── Given data

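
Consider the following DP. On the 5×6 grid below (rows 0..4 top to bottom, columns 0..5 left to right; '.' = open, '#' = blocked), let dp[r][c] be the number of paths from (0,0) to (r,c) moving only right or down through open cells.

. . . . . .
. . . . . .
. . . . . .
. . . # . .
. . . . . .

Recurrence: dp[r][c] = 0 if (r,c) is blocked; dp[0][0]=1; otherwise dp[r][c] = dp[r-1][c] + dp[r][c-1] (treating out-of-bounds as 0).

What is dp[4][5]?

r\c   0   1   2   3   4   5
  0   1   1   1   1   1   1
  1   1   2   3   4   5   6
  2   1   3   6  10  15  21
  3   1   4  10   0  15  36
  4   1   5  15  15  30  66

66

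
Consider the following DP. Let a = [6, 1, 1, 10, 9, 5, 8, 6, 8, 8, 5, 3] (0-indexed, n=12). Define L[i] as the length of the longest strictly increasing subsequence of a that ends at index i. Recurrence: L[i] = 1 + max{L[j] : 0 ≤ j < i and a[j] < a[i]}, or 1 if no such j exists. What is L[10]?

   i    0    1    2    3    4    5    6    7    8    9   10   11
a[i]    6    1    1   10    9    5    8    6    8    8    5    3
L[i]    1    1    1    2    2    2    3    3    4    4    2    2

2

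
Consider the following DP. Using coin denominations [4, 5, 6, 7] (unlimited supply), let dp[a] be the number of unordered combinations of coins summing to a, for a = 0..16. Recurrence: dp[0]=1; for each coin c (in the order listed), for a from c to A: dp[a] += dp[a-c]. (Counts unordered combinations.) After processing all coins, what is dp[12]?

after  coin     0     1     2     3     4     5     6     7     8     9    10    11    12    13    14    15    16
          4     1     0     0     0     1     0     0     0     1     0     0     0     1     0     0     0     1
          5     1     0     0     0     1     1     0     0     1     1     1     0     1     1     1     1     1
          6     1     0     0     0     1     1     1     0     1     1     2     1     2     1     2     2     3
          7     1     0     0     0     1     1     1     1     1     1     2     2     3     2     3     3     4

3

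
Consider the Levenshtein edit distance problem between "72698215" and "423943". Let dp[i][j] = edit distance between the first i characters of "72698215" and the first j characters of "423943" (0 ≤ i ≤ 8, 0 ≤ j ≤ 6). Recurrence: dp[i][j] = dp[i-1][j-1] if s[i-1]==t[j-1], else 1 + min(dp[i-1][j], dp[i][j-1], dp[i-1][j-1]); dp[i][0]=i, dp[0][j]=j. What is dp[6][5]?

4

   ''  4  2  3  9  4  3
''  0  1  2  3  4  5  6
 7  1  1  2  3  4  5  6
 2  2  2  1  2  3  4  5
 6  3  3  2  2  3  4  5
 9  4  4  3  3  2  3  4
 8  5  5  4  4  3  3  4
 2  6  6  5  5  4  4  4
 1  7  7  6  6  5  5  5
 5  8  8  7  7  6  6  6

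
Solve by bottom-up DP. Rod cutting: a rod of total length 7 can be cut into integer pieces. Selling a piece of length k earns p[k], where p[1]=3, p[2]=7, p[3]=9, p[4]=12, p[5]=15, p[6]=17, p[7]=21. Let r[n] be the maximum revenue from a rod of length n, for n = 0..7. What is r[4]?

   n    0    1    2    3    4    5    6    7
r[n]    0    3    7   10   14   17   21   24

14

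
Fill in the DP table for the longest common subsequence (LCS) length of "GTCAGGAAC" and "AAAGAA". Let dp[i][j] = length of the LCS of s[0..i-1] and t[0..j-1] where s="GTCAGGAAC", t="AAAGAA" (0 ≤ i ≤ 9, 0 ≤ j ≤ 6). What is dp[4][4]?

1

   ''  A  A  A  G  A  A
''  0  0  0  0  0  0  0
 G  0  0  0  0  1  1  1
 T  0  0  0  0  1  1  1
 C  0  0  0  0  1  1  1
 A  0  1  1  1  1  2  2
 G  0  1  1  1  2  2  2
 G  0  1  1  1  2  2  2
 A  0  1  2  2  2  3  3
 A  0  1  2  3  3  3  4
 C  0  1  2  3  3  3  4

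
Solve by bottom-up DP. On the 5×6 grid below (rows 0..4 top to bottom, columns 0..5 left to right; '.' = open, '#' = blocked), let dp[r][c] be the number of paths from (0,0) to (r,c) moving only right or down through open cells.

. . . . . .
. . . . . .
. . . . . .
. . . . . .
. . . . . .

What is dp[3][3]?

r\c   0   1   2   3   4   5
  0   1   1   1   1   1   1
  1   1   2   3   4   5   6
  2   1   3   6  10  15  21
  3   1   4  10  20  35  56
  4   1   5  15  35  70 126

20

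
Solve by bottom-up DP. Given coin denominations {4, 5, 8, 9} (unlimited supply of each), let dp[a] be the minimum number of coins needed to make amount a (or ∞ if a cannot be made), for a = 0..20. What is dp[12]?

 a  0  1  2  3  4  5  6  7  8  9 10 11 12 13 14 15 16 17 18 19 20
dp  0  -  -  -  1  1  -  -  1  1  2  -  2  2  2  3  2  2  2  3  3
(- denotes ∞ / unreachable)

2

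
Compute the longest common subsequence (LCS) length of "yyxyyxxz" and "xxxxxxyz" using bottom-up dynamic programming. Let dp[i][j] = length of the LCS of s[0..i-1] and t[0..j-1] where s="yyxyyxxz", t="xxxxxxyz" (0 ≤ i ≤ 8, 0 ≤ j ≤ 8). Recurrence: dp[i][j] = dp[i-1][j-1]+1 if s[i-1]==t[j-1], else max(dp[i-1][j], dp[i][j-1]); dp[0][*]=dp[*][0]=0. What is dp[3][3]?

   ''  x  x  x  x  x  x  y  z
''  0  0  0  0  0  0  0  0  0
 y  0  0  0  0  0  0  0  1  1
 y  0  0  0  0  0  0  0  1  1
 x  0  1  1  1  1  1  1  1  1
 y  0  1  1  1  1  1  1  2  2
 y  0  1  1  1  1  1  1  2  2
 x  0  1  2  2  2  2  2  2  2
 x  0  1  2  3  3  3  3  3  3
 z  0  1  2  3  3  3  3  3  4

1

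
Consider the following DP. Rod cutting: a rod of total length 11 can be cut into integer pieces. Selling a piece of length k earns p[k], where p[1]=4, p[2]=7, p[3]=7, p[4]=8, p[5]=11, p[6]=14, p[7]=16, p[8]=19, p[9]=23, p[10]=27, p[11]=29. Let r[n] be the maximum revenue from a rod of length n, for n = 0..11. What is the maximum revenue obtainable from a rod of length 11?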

────

_Work required:_ Nothing but an exact copy of the lines from the start of the entries through the line containing "Recurrence: dp[r][c] = 0" belongs in the response.

_Output below:_
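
Consider the following DP. On the 5×6 grid below (rows 0..4 top to bottom, columns 0..5 left to right; '.' = open, '#' = blocked), let dp[r][c] be the number of paths from (0,0) to (r,c) moving only right or down through open cells.

. . . . . .
. . . . . .
. . . . . .
. . . # . .
. . . . . .

Recurrence: dp[r][c] = 0 if (r,c) is blocked; dp[0][0]=1; otherwise dp[r][c] = dp[r-1][c] + dp[r][c-1] (treating out-of-bounds as 0).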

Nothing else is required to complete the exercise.